(Data records)
[Start of section]
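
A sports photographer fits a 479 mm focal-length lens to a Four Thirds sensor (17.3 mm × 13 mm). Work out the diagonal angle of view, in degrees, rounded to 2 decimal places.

Sensor diagonal = √(17.3² + 13²) = √468.2900 ≈ 21.6400 mm.
Angle of view α = 2·arctan(d/2f) with d = 21.6400 mm and f = 479 mm.
d/2f = 0.02259; arctan(0.02259) ≈ 1.2940°, so α ≈ 2.5880°.

2.59°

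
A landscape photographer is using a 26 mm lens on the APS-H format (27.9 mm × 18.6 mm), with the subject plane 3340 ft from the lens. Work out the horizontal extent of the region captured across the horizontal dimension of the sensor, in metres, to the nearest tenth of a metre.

dₒ: 3340 ft × 304.8 mm/ft = 1018031.97 mm.
Similar triangles through the lens centre give W/dₒ = w/dᵢ; with 1/f = 1/dₒ + 1/dᵢ this gives W = w·(dₒ − f)/f.
W = 27.9 mm × (1.01803e+06 − 26) / 26 = 27.9 × 39154.0757 ≈ 1092398.711 mm = 1092.4 m.

1092.4 m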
[End of section]
Reproduce all entries exactly, leaving each one whole.

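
A sports photographer fits a 479 mm focal-length lens to a Four Thirds sensor (17.3 mm × 13 mm). Work out the diagonal angle of view, in degrees, rounded to 2 decimal places.

Sensor diagonal = √(17.3² + 13²) = √468.2900 ≈ 21.6400 mm.
Angle of view α = 2·arctan(d/2f) with d = 21.6400 mm and f = 479 mm.
d/2f = 0.02259; arctan(0.02259) ≈ 1.2940°, so α ≈ 2.5880°.

2.59°

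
A landscape photographer is using a 26 mm lens on the APS-H format (27.9 mm × 18.6 mm), with the subject plane 3340 ft from the lens. Work out the horizontal extent of the region captured across the horizontal dimension of the sensor, in metres, to the nearest tenth of a metre.

dₒ: 3340 ft × 304.8 mm/ft = 1018031.97 mm.
Similar triangles through the lens centre give W/dₒ = w/dᵢ; with 1/f = 1/dₒ + 1/dᵢ this gives W = w·(dₒ − f)/f.
W = 27.9 mm × (1.01803e+06 − 26) / 26 = 27.9 × 39154.0757 ≈ 1092398.711 mm = 1092.4 m.

1092.4 m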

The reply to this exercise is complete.